→ **Your goal**
Nothing is to be altered. Print each record in full.

→ **Record excerpts**
◆ ◆ ◆ ◆ ◆ ◆ ◆
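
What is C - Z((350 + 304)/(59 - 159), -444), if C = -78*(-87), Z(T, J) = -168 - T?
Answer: 347373/50 ≈ 6947.5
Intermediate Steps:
C = 6786
C - Z((350 + 304)/(59 - 159), -444) = 6786 - (-168 - (350 + 304)/(59 - 159)) = 6786 - (-168 - 654/(-100)) = 6786 - (-168 - 654*(-1)/100) = 6786 - (-168 - 1*(-327/50)) = 6786 - (-168 + 327/50) = 6786 - 1*(-8073/50) = 6786 + 8073/50 = 347373/50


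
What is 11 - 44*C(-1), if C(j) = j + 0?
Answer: 55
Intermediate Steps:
C(j) = j
11 - 44*C(-1) = 11 - 44*(-1) = 11 + 44 = 55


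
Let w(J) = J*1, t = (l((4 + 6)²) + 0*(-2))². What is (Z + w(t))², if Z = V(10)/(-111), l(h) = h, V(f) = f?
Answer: 1232077800100/12321 ≈ 9.9998e+7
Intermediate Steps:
Z = -10/111 (Z = 10/(-111) = 10*(-1/111) = -10/111 ≈ -0.090090)
t = 10000 (t = ((4 + 6)² + 0*(-2))² = (10² + 0)² = (100 + 0)² = 100² = 10000)
w(J) = J
(Z + w(t))² = (-10/111 + 10000)² = (1109990/111)² = 1232077800100/12321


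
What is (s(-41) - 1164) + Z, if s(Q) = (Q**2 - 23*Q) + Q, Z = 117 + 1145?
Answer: 2681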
◆ ◆ ◆ ◆ ◆ ◆ ◆
→ **Solution for this task**
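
What is C - Z((350 + 304)/(59 - 159), -444), if C = -78*(-87), Z(T, J) = -168 - T?
Answer: 347373/50 ≈ 6947.5
Intermediate Steps:
C = 6786
C - Z((350 + 304)/(59 - 159), -444) = 6786 - (-168 - (350 + 304)/(59 - 159)) = 6786 - (-168 - 654/(-100)) = 6786 - (-168 - 654*(-1)/100) = 6786 - (-168 - 1*(-327/50)) = 6786 - (-168 + 327/50) = 6786 - 1*(-8073/50) = 6786 + 8073/50 = 347373/50


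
What is 11 - 44*C(-1), if C(j) = j + 0?
Answer: 55
Intermediate Steps:
C(j) = j
11 - 44*C(-1) = 11 - 44*(-1) = 11 + 44 = 55


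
Let w(J) = J*1, t = (l((4 + 6)²) + 0*(-2))². What is (Z + w(t))², if Z = V(10)/(-111), l(h) = h, V(f) = f?
Answer: 1232077800100/12321 ≈ 9.9998e+7
Intermediate Steps:
Z = -10/111 (Z = 10/(-111) = 10*(-1/111) = -10/111 ≈ -0.090090)
t = 10000 (t = ((4 + 6)² + 0*(-2))² = (10² + 0)² = (100 + 0)² = 100² = 10000)
w(J) = J
(Z + w(t))² = (-10/111 + 10000)² = (1109990/111)² = 1232077800100/12321


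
What is (s(-41) - 1164) + Z, if s(Q) = (Q**2 - 23*Q) + Q, Z = 117 + 1145?
Answer: 2681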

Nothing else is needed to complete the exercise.